WORK TASK =
Output each entry verbatim.
--------------------------------------------------
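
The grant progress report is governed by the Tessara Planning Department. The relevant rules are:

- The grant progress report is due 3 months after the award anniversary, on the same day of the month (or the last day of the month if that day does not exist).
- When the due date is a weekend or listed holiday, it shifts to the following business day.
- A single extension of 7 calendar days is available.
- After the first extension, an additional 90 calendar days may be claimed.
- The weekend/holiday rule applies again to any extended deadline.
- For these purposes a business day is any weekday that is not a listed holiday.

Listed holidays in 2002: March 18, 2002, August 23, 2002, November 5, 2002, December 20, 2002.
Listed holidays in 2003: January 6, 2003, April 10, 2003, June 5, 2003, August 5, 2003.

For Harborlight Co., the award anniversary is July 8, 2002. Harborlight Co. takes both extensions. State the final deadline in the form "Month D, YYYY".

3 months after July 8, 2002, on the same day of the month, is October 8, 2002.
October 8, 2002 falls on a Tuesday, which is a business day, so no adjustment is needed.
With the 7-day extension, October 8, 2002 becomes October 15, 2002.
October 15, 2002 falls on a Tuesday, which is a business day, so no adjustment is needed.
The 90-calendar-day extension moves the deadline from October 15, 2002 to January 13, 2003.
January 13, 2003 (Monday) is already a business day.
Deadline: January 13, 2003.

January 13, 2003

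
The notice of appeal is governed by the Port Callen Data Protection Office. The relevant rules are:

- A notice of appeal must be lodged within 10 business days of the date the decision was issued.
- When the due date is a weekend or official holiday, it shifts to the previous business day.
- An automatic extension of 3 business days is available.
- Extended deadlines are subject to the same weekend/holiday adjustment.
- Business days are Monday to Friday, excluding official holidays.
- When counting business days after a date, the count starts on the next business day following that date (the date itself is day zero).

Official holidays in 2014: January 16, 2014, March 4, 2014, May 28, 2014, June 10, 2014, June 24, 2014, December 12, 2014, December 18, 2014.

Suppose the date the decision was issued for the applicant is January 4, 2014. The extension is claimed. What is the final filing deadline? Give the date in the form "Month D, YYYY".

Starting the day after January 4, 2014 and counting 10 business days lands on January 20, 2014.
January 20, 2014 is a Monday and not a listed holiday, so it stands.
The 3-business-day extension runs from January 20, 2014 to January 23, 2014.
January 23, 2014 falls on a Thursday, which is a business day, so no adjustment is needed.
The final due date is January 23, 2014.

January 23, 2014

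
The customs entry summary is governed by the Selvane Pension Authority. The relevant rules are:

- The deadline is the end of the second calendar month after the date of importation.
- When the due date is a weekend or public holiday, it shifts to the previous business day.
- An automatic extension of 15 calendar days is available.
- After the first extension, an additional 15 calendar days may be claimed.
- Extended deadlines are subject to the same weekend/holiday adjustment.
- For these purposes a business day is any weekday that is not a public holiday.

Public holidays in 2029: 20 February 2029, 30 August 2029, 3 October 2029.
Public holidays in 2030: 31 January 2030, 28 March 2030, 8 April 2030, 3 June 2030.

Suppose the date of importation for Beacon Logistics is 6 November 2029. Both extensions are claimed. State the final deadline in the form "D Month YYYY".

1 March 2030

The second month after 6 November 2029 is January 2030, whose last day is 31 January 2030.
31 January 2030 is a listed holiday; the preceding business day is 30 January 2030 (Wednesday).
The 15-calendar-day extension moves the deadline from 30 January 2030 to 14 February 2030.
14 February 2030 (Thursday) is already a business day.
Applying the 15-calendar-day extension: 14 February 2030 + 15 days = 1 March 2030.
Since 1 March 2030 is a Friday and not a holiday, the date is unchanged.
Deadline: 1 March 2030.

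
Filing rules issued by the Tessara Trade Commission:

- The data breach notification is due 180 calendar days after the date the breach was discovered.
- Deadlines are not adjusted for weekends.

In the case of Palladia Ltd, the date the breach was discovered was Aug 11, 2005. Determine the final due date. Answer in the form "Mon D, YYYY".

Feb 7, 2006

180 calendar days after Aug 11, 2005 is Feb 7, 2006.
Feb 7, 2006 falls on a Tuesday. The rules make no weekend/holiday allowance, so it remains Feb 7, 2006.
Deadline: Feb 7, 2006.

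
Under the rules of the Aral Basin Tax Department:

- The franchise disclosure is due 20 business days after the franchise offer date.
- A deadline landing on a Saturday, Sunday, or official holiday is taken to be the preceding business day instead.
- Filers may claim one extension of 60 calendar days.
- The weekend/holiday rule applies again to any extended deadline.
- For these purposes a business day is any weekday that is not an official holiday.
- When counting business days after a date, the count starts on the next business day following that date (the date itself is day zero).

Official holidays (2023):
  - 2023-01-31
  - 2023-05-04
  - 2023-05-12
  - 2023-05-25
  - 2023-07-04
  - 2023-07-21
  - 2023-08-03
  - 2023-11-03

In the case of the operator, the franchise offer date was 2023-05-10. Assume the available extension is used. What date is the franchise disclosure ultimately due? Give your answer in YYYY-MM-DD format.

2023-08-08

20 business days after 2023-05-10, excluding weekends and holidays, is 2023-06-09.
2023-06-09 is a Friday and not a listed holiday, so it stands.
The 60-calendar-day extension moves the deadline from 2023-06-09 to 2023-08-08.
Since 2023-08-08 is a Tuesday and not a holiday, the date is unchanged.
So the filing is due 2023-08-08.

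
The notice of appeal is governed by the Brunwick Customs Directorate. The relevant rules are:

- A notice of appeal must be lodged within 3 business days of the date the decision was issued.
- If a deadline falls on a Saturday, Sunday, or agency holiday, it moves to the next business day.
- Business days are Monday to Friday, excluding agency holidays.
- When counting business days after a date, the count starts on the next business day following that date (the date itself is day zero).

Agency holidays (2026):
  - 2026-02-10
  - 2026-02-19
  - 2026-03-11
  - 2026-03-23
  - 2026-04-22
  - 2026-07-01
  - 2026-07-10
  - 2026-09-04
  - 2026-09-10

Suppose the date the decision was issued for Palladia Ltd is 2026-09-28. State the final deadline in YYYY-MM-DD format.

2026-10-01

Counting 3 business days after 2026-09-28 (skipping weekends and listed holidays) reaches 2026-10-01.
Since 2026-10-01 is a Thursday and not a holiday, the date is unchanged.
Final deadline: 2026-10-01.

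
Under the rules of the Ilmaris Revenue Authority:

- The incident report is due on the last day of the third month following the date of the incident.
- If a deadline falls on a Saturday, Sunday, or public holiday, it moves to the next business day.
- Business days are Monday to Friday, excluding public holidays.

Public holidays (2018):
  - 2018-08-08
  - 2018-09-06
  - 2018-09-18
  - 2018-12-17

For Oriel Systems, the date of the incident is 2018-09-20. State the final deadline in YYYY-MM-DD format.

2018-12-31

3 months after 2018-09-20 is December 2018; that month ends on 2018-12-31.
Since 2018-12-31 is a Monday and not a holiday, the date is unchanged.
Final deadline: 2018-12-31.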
--------------------------------------------------
YOUR SOLUTION =
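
The grant progress report is governed by the Tessara Planning Department. The relevant rules are:

- The grant progress report is due 3 months after the award anniversary, on the same day of the month (or the last day of the month if that day does not exist).
- When the due date is a weekend or listed holiday, it shifts to the following business day.
- A single extension of 7 calendar days is available.
- After the first extension, an additional 90 calendar days may be claimed.
- The weekend/holiday rule applies again to any extended deadline.
- For these purposes a business day is any weekday that is not a listed holiday.

Listed holidays in 2002: March 18, 2002, August 23, 2002, November 5, 2002, December 20, 2002.
Listed holidays in 2003: January 6, 2003, April 10, 2003, June 5, 2003, August 5, 2003.

For Harborlight Co., the award anniversary is July 8, 2002. Harborlight Co. takes both extensions. State the final deadline in the form "Month D, YYYY".

3 months after July 8, 2002, on the same day of the month, is October 8, 2002.
October 8, 2002 falls on a Tuesday, which is a business day, so no adjustment is needed.
With the 7-day extension, October 8, 2002 becomes October 15, 2002.
October 15, 2002 falls on a Tuesday, which is a business day, so no adjustment is needed.
The 90-calendar-day extension moves the deadline from October 15, 2002 to January 13, 2003.
January 13, 2003 (Monday) is already a business day.
Deadline: January 13, 2003.

January 13, 2003

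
The notice of appeal is governed by the Port Callen Data Protection Office. The relevant rules are:

- A notice of appeal must be lodged within 10 business days of the date the decision was issued.
- When the due date is a weekend or official holiday, it shifts to the previous business day.
- An automatic extension of 3 business days is available.
- Extended deadlines are subject to the same weekend/holiday adjustment.
- Business days are Monday to Friday, excluding official holidays.
- When counting business days after a date, the count starts on the next business day following that date (the date itself is day zero).

Official holidays in 2014: January 16, 2014, March 4, 2014, May 28, 2014, June 10, 2014, June 24, 2014, December 12, 2014, December 18, 2014.

Suppose the date the decision was issued for the applicant is January 4, 2014. The extension is claimed. What is the final filing deadline? Give the date in the form "Month D, YYYY".

Starting the day after January 4, 2014 and counting 10 business days lands on January 20, 2014.
January 20, 2014 is a Monday and not a listed holiday, so it stands.
The 3-business-day extension runs from January 20, 2014 to January 23, 2014.
January 23, 2014 falls on a Thursday, which is a business day, so no adjustment is needed.
The final due date is January 23, 2014.

January 23, 2014

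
The customs entry summary is governed by the Selvane Pension Authority. The relevant rules are:

- The deadline is the end of the second calendar month after the date of importation.
- When the due date is a weekend or public holiday, it shifts to the previous business day.
- An automatic extension of 15 calendar days is available.
- After the first extension, an additional 15 calendar days may be claimed.
- Extended deadlines are subject to the same weekend/holiday adjustment.
- For these purposes a business day is any weekday that is not a public holiday.

Public holidays in 2029: 20 February 2029, 30 August 2029, 3 October 2029.
Public holidays in 2030: 31 January 2030, 28 March 2030, 8 April 2030, 3 June 2030.

Suppose the date of importation for Beacon Logistics is 6 November 2029. Both extensions are claimed. State the final deadline in the form "D Month YYYY".

1 March 2030

The second month after 6 November 2029 is January 2030, whose last day is 31 January 2030.
31 January 2030 is a listed holiday; the preceding business day is 30 January 2030 (Wednesday).
The 15-calendar-day extension moves the deadline from 30 January 2030 to 14 February 2030.
14 February 2030 (Thursday) is already a business day.
Applying the 15-calendar-day extension: 14 February 2030 + 15 days = 1 March 2030.
Since 1 March 2030 is a Friday and not a holiday, the date is unchanged.
Deadline: 1 March 2030.

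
Filing rules issued by the Tessara Trade Commission:

- The data breach notification is due 180 calendar days after the date the breach was discovered.
- Deadlines are not adjusted for weekends.

In the case of Palladia Ltd, the date the breach was discovered was Aug 11, 2005. Determine the final due date. Answer in the form "Mon D, YYYY".

Feb 7, 2006

180 calendar days after Aug 11, 2005 is Feb 7, 2006.
Feb 7, 2006 falls on a Tuesday. The rules make no weekend/holiday allowance, so it remains Feb 7, 2006.
Deadline: Feb 7, 2006.

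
Under the rules of the Aral Basin Tax Department:

- The franchise disclosure is due 20 business days after the franchise offer date.
- A deadline landing on a Saturday, Sunday, or official holiday is taken to be the preceding business day instead.
- Filers may claim one extension of 60 calendar days.
- The weekend/holiday rule applies again to any extended deadline.
- For these purposes a business day is any weekday that is not an official holiday.
- When counting business days after a date, the count starts on the next business day following that date (the date itself is day zero).

Official holidays (2023):
  - 2023-01-31
  - 2023-05-04
  - 2023-05-12
  - 2023-05-25
  - 2023-07-04
  - 2023-07-21
  - 2023-08-03
  - 2023-11-03

In the case of the operator, the franchise offer date was 2023-05-10. Assume the available extension is used. What date is the franchise disclosure ultimately due? Give your answer in YYYY-MM-DD format.

2023-08-08

20 business days after 2023-05-10, excluding weekends and holidays, is 2023-06-09.
2023-06-09 is a Friday and not a listed holiday, so it stands.
The 60-calendar-day extension moves the deadline from 2023-06-09 to 2023-08-08.
Since 2023-08-08 is a Tuesday and not a holiday, the date is unchanged.
So the filing is due 2023-08-08.

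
The notice of appeal is governed by the Brunwick Customs Directorate. The relevant rules are:

- A notice of appeal must be lodged within 3 business days of the date the decision was issued.
- If a deadline falls on a Saturday, Sunday, or agency holiday, it moves to the next business day.
- Business days are Monday to Friday, excluding agency holidays.
- When counting business days after a date, the count starts on the next business day following that date (the date itself is day zero).

Agency holidays (2026):
  - 2026-02-10
  - 2026-02-19
  - 2026-03-11
  - 2026-03-23
  - 2026-04-22
  - 2026-07-01
  - 2026-07-10
  - 2026-09-04
  - 2026-09-10

Suppose the date the decision was issued for Palladia Ltd is 2026-09-28. State the final deadline in YYYY-MM-DD format.

2026-10-01

Counting 3 business days after 2026-09-28 (skipping weekends and listed holidays) reaches 2026-10-01.
Since 2026-10-01 is a Thursday and not a holiday, the date is unchanged.
Final deadline: 2026-10-01.

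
Under the rules of the Ilmaris Revenue Authority:

- The incident report is due on the last day of the third month following the date of the incident.
- If a deadline falls on a Saturday, Sunday, or public holiday, it moves to the next business day.
- Business days are Monday to Friday, excluding public holidays.

Public holidays (2018):
  - 2018-08-08
  - 2018-09-06
  - 2018-09-18
  - 2018-12-17

For Oriel Systems, the date of the incident is 2018-09-20. State the final deadline in YYYY-MM-DD format.

2018-12-31

3 months after 2018-09-20 is December 2018; that month ends on 2018-12-31.
Since 2018-12-31 is a Monday and not a holiday, the date is unchanged.
Final deadline: 2018-12-31.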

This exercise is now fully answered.